• _REQUIREMENT_
The expected answer is all of the entries, written out exactly.

-- Opening Marker --

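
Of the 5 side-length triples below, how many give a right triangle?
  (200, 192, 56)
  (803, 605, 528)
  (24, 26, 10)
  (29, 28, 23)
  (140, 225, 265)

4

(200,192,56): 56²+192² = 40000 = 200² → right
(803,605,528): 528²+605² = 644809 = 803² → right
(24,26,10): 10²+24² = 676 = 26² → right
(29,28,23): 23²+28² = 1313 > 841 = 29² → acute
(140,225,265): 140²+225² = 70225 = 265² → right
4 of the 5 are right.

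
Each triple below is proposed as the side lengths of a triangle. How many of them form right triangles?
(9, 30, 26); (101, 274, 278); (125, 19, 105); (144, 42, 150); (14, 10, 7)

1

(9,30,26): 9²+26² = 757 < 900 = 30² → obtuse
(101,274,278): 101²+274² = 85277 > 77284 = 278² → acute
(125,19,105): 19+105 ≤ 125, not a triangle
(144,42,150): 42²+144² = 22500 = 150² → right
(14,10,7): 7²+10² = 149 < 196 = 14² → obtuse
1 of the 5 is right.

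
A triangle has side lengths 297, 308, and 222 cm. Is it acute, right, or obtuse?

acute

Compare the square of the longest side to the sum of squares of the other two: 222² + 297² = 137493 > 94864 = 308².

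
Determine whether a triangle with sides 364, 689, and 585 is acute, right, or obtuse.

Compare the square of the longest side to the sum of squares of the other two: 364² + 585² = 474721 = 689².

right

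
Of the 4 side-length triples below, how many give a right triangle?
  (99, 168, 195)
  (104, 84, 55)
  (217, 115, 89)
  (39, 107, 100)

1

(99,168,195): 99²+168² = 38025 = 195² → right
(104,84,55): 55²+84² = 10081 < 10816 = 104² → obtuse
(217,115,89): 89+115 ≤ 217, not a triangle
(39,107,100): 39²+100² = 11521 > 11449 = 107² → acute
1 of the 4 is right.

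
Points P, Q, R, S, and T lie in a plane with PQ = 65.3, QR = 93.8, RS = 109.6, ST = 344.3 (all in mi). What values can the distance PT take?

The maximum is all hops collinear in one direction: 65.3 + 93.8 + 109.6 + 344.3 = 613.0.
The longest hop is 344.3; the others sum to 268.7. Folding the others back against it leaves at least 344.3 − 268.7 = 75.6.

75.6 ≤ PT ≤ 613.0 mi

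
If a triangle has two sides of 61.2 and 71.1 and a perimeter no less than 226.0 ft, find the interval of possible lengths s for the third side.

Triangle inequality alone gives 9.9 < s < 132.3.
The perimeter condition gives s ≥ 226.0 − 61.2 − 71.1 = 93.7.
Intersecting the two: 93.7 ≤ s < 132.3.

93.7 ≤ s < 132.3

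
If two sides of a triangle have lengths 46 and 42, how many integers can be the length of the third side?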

-- Closing Marker --

• _FINISHED EXERCISE_
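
Of the 5 side-length triples below, how many give a right triangle?
  (200, 192, 56)
  (803, 605, 528)
  (24, 26, 10)
  (29, 28, 23)
  (140, 225, 265)

4

(200,192,56): 56²+192² = 40000 = 200² → right
(803,605,528): 528²+605² = 644809 = 803² → right
(24,26,10): 10²+24² = 676 = 26² → right
(29,28,23): 23²+28² = 1313 > 841 = 29² → acute
(140,225,265): 140²+225² = 70225 = 265² → right
4 of the 5 are right.

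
Each triple below is proposed as the side lengths of a triangle. How many of them form right triangles?
(9, 30, 26); (101, 274, 278); (125, 19, 105); (144, 42, 150); (14, 10, 7)

1

(9,30,26): 9²+26² = 757 < 900 = 30² → obtuse
(101,274,278): 101²+274² = 85277 > 77284 = 278² → acute
(125,19,105): 19+105 ≤ 125, not a triangle
(144,42,150): 42²+144² = 22500 = 150² → right
(14,10,7): 7²+10² = 149 < 196 = 14² → obtuse
1 of the 5 is right.

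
A triangle has side lengths 297, 308, and 222 cm. Is it acute, right, or obtuse?

acute

Compare the square of the longest side to the sum of squares of the other two: 222² + 297² = 137493 > 94864 = 308².

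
Determine whether a triangle with sides 364, 689, and 585 is acute, right, or obtuse.

Compare the square of the longest side to the sum of squares of the other two: 364² + 585² = 474721 = 689².

right

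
Of the 4 side-length triples below, how many give a right triangle?
  (99, 168, 195)
  (104, 84, 55)
  (217, 115, 89)
  (39, 107, 100)

1

(99,168,195): 99²+168² = 38025 = 195² → right
(104,84,55): 55²+84² = 10081 < 10816 = 104² → obtuse
(217,115,89): 89+115 ≤ 217, not a triangle
(39,107,100): 39²+100² = 11521 > 11449 = 107² → acute
1 of the 4 is right.

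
Points P, Q, R, S, and T lie in a plane with PQ = 65.3, QR = 93.8, RS = 109.6, ST = 344.3 (all in mi). What values can the distance PT take?

The maximum is all hops collinear in one direction: 65.3 + 93.8 + 109.6 + 344.3 = 613.0.
The longest hop is 344.3; the others sum to 268.7. Folding the others back against it leaves at least 344.3 − 268.7 = 75.6.

75.6 ≤ PT ≤ 613.0 mi

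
If a triangle has two sides of 61.2 and 71.1 and a perimeter no less than 226.0 ft, find the interval of possible lengths s for the third side.

Triangle inequality alone gives 9.9 < s < 132.3.
The perimeter condition gives s ≥ 226.0 − 61.2 − 71.1 = 93.7.
Intersecting the two: 93.7 ≤ s < 132.3.

93.7 ≤ s < 132.3

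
If two sides of a triangle have lengths 46 and 42, how many integers can be the length of the third side?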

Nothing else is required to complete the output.